## Supplied material
== == ==
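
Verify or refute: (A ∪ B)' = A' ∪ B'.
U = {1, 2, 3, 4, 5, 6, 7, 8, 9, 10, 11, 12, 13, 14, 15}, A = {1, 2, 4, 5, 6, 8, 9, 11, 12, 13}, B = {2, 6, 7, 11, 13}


LHS: A ∪ B = {1, 2, 4, 5, 6, 7, 8, 9, 11, 12, 13}
(A ∪ B)' = U \ (A ∪ B) = {3, 10, 14, 15}
A' = {3, 7, 10, 14, 15}, B' = {1, 3, 4, 5, 8, 9, 10, 12, 14, 15}
Claimed RHS: A' ∪ B' = {1, 3, 4, 5, 7, 8, 9, 10, 12, 14, 15}
Identity is INVALID: LHS = {3, 10, 14, 15} but the RHS claimed here equals {1, 3, 4, 5, 7, 8, 9, 10, 12, 14, 15}. The correct form is (A ∪ B)' = A' ∩ B'.

Identity is invalid: (A ∪ B)' = {3, 10, 14, 15} but A' ∪ B' = {1, 3, 4, 5, 7, 8, 9, 10, 12, 14, 15}. The correct De Morgan law is (A ∪ B)' = A' ∩ B'.


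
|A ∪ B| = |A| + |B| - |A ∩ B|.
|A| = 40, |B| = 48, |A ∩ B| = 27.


|A ∪ B| = |A| + |B| - |A ∩ B|
= 40 + 48 - 27
= 61

|A ∪ B| = 61


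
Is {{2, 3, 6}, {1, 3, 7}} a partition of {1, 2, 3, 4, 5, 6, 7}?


A partition requires: (1) non-empty parts, (2) pairwise disjoint, (3) union = U
Parts: {2, 3, 6}, {1, 3, 7}
Union of parts: {1, 2, 3, 6, 7}
U = {1, 2, 3, 4, 5, 6, 7}
All non-empty? True
Pairwise disjoint? False
Covers U? False

No, not a valid partition


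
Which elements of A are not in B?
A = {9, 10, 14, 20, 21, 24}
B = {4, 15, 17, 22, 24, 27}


A \ B = elements in A but not in B
A = {9, 10, 14, 20, 21, 24}
B = {4, 15, 17, 22, 24, 27}
Remove from A any elements in B
A \ B = {9, 10, 14, 20, 21}

A \ B = {9, 10, 14, 20, 21}


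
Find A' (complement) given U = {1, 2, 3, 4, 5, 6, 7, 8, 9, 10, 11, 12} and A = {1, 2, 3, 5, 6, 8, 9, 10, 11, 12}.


Aᶜ = U \ A = elements in U but not in A
U = {1, 2, 3, 4, 5, 6, 7, 8, 9, 10, 11, 12}
A = {1, 2, 3, 5, 6, 8, 9, 10, 11, 12}
Aᶜ = {4, 7}

Aᶜ = {4, 7}


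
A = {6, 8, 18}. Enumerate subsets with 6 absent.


A subset of A that omits 6 is a subset of A \ {6}, so there are 2^(n-1) = 2^2 = 4 of them.
Subsets excluding 6: ∅, {8}, {18}, {8, 18}

Subsets excluding 6 (4 total): ∅, {8}, {18}, {8, 18}


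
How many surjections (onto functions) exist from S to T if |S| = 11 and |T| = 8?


n = |S| = 11, k = |T| = 8. Surjections via inclusion-exclusion:
S(n,k) = Σ(-1)^i × C(k,i) × (k-i)^n, i=0 to k
i=0: (-1)^0×C(8,0)×8^11 = 8589934592
i=1: (-1)^1×C(8,1)×7^11 = -15818613944
i=2: (-1)^2×C(8,2)×6^11 = 10158317568
i=3: (-1)^3×C(8,3)×5^11 = -2734375000
i=4: (-1)^4×C(8,4)×4^11 = 293601280
i=5: (-1)^5×C(8,5)×3^11 = -9920232
i=6: (-1)^6×C(8,6)×2^11 = 57344
i=7: (-1)^7×C(8,7)×1^11 = -8
i=8: (-1)^8×C(8,8)×0^11 = 0
Total = 479001600

Number of surjections = 479001600


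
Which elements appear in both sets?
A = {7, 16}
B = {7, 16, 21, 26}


A ∩ B = elements in both A and B
A = {7, 16}
B = {7, 16, 21, 26}
A ∩ B = {7, 16}

A ∩ B = {7, 16}


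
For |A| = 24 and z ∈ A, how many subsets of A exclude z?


Subsets of A avoiding z are subsets of A \ {z}, which has 23 elements.
Count = 2^(n-1) = 2^23
= 8388608

Number of subsets avoiding z = 8388608


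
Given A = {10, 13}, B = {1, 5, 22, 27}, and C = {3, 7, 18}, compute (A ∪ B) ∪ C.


A ∪ B = {1, 5, 10, 13, 22, 27}
(A ∪ B) ∪ C = {1, 3, 5, 7, 10, 13, 18, 22, 27}

A ∪ B ∪ C = {1, 3, 5, 7, 10, 13, 18, 22, 27}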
== == ==
Please transcribe the data shown above in full, exactly as it stands.

## Response area
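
Verify or refute: (A ∪ B)' = A' ∪ B'.
U = {1, 2, 3, 4, 5, 6, 7, 8, 9, 10, 11, 12, 13, 14, 15}, A = {1, 2, 4, 5, 6, 8, 9, 11, 12, 13}, B = {2, 6, 7, 11, 13}


LHS: A ∪ B = {1, 2, 4, 5, 6, 7, 8, 9, 11, 12, 13}
(A ∪ B)' = U \ (A ∪ B) = {3, 10, 14, 15}
A' = {3, 7, 10, 14, 15}, B' = {1, 3, 4, 5, 8, 9, 10, 12, 14, 15}
Claimed RHS: A' ∪ B' = {1, 3, 4, 5, 7, 8, 9, 10, 12, 14, 15}
Identity is INVALID: LHS = {3, 10, 14, 15} but the RHS claimed here equals {1, 3, 4, 5, 7, 8, 9, 10, 12, 14, 15}. The correct form is (A ∪ B)' = A' ∩ B'.

Identity is invalid: (A ∪ B)' = {3, 10, 14, 15} but A' ∪ B' = {1, 3, 4, 5, 7, 8, 9, 10, 12, 14, 15}. The correct De Morgan law is (A ∪ B)' = A' ∩ B'.


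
|A ∪ B| = |A| + |B| - |A ∩ B|.
|A| = 40, |B| = 48, |A ∩ B| = 27.


|A ∪ B| = |A| + |B| - |A ∩ B|
= 40 + 48 - 27
= 61

|A ∪ B| = 61


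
Is {{2, 3, 6}, {1, 3, 7}} a partition of {1, 2, 3, 4, 5, 6, 7}?


A partition requires: (1) non-empty parts, (2) pairwise disjoint, (3) union = U
Parts: {2, 3, 6}, {1, 3, 7}
Union of parts: {1, 2, 3, 6, 7}
U = {1, 2, 3, 4, 5, 6, 7}
All non-empty? True
Pairwise disjoint? False
Covers U? False

No, not a valid partition


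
Which elements of A are not in B?
A = {9, 10, 14, 20, 21, 24}
B = {4, 15, 17, 22, 24, 27}


A \ B = elements in A but not in B
A = {9, 10, 14, 20, 21, 24}
B = {4, 15, 17, 22, 24, 27}
Remove from A any elements in B
A \ B = {9, 10, 14, 20, 21}

A \ B = {9, 10, 14, 20, 21}


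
Find A' (complement) given U = {1, 2, 3, 4, 5, 6, 7, 8, 9, 10, 11, 12} and A = {1, 2, 3, 5, 6, 8, 9, 10, 11, 12}.


Aᶜ = U \ A = elements in U but not in A
U = {1, 2, 3, 4, 5, 6, 7, 8, 9, 10, 11, 12}
A = {1, 2, 3, 5, 6, 8, 9, 10, 11, 12}
Aᶜ = {4, 7}

Aᶜ = {4, 7}


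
A = {6, 8, 18}. Enumerate subsets with 6 absent.


A subset of A that omits 6 is a subset of A \ {6}, so there are 2^(n-1) = 2^2 = 4 of them.
Subsets excluding 6: ∅, {8}, {18}, {8, 18}

Subsets excluding 6 (4 total): ∅, {8}, {18}, {8, 18}


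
How many surjections (onto functions) exist from S to T if |S| = 11 and |T| = 8?


n = |S| = 11, k = |T| = 8. Surjections via inclusion-exclusion:
S(n,k) = Σ(-1)^i × C(k,i) × (k-i)^n, i=0 to k
i=0: (-1)^0×C(8,0)×8^11 = 8589934592
i=1: (-1)^1×C(8,1)×7^11 = -15818613944
i=2: (-1)^2×C(8,2)×6^11 = 10158317568
i=3: (-1)^3×C(8,3)×5^11 = -2734375000
i=4: (-1)^4×C(8,4)×4^11 = 293601280
i=5: (-1)^5×C(8,5)×3^11 = -9920232
i=6: (-1)^6×C(8,6)×2^11 = 57344
i=7: (-1)^7×C(8,7)×1^11 = -8
i=8: (-1)^8×C(8,8)×0^11 = 0
Total = 479001600

Number of surjections = 479001600


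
Which elements appear in both sets?
A = {7, 16}
B = {7, 16, 21, 26}


A ∩ B = elements in both A and B
A = {7, 16}
B = {7, 16, 21, 26}
A ∩ B = {7, 16}

A ∩ B = {7, 16}


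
For |A| = 24 and z ∈ A, how many subsets of A exclude z?


Subsets of A avoiding z are subsets of A \ {z}, which has 23 elements.
Count = 2^(n-1) = 2^23
= 8388608

Number of subsets avoiding z = 8388608


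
Given A = {10, 13}, B = {1, 5, 22, 27}, and C = {3, 7, 18}, compute (A ∪ B) ∪ C.


A ∪ B = {1, 5, 10, 13, 22, 27}
(A ∪ B) ∪ C = {1, 3, 5, 7, 10, 13, 18, 22, 27}

A ∪ B ∪ C = {1, 3, 5, 7, 10, 13, 18, 22, 27}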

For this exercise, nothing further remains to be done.